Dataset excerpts
• • • •

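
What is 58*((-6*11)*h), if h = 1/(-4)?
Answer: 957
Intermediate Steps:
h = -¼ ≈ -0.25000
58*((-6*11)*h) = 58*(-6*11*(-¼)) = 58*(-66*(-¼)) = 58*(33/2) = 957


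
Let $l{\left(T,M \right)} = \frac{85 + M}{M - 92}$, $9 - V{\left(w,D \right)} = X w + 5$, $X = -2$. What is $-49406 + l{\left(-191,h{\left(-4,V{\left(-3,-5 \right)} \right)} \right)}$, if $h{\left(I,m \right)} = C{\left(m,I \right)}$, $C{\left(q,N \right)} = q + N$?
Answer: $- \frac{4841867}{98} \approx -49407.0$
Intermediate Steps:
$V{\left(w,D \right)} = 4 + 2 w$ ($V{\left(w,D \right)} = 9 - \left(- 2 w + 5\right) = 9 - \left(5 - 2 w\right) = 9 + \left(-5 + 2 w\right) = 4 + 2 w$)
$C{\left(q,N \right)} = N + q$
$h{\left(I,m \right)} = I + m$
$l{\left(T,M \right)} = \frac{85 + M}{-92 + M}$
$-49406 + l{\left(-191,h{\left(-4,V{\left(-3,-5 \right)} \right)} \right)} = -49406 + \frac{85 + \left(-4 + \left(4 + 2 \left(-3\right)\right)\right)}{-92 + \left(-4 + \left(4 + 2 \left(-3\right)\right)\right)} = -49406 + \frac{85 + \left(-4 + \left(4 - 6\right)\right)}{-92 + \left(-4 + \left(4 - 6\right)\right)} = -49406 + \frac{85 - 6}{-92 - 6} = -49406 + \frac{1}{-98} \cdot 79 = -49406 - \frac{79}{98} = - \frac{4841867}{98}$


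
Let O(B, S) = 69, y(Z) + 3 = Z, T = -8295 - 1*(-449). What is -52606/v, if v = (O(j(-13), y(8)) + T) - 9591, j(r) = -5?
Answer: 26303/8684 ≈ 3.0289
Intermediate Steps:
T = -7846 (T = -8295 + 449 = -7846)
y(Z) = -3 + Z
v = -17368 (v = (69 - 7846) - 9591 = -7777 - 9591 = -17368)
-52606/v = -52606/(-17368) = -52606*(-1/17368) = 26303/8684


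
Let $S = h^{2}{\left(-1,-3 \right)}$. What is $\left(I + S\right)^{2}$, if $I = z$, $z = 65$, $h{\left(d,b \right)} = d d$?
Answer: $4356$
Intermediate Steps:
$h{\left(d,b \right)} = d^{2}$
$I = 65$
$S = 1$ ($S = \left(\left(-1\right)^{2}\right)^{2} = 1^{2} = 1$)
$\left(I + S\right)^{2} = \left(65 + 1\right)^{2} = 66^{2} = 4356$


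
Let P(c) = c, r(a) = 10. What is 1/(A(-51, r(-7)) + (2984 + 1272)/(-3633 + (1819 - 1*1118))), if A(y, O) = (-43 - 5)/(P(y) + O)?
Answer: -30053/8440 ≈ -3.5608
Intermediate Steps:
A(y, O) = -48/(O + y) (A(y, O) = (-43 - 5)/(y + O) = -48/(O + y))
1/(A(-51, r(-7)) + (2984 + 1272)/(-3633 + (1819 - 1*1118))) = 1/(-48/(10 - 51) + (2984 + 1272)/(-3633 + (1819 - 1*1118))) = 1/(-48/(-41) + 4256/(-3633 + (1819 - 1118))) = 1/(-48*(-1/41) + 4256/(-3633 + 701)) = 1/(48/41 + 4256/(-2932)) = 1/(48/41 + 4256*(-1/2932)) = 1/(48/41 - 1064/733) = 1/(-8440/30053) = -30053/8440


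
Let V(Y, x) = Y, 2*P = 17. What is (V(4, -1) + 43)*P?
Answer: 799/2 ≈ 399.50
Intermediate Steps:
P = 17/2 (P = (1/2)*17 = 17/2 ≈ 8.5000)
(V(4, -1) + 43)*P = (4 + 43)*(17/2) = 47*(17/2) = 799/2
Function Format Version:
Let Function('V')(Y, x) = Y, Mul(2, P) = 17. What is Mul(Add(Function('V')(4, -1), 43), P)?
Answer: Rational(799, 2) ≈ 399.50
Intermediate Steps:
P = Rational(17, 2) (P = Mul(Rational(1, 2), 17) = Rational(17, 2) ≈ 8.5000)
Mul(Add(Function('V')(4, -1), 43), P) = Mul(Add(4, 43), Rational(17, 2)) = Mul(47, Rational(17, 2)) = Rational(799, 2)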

• • • •

▶ **Try it**
Going over every line of the entries, tally those containing the string "Answer" and report only the figure.

▶ **Result for this task**
7